=== Provided records ===
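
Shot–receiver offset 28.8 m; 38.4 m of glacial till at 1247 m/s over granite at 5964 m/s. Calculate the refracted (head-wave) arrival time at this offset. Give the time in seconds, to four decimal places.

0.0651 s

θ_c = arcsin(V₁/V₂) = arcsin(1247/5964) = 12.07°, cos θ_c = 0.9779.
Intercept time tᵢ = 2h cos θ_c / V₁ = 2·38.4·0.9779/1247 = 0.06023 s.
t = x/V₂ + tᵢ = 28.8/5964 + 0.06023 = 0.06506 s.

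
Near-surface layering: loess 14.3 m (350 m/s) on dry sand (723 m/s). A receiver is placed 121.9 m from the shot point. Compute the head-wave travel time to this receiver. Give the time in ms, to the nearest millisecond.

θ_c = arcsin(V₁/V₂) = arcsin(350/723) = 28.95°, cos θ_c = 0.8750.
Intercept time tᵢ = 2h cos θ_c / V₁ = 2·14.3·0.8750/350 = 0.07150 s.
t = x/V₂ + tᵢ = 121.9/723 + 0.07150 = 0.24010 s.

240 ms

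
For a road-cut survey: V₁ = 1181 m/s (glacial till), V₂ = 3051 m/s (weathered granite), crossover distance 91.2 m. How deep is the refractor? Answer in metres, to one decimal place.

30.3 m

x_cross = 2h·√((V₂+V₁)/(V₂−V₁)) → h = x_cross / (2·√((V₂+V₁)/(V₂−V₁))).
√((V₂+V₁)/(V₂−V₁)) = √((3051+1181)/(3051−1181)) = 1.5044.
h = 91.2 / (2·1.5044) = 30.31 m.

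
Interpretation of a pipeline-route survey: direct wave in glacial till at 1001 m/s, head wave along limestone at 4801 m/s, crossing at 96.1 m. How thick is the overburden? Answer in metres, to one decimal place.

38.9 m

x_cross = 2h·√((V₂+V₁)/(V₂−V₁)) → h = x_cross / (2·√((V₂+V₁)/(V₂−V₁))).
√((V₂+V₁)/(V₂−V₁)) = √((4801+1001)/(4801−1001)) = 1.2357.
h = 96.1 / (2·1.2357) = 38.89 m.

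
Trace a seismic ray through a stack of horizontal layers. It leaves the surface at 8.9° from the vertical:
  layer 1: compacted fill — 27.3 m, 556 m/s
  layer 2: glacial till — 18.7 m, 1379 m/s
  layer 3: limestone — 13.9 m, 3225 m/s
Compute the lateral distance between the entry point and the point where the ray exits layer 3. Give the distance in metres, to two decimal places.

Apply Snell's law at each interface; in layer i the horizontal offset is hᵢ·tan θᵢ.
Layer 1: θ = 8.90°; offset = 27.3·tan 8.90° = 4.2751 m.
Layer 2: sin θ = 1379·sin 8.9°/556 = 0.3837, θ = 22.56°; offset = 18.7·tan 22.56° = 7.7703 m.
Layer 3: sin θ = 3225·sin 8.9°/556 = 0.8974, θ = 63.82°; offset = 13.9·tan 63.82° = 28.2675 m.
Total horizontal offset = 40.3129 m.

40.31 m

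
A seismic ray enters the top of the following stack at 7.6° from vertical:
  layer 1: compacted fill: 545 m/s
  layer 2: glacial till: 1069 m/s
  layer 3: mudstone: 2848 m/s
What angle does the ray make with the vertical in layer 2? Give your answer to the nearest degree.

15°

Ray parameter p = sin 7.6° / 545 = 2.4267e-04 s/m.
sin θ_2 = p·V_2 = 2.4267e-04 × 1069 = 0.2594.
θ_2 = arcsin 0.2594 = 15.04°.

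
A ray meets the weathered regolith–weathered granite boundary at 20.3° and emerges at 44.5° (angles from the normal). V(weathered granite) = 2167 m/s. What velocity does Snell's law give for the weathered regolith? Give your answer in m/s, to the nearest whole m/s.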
===
To do:
Check each line of the records above, and copy those that hold the word "fill".

Exercise answer:
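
  layer 1: compacted fill — 27.3 m, 556 m/s
  layer 1: compacted fill: 545 m/s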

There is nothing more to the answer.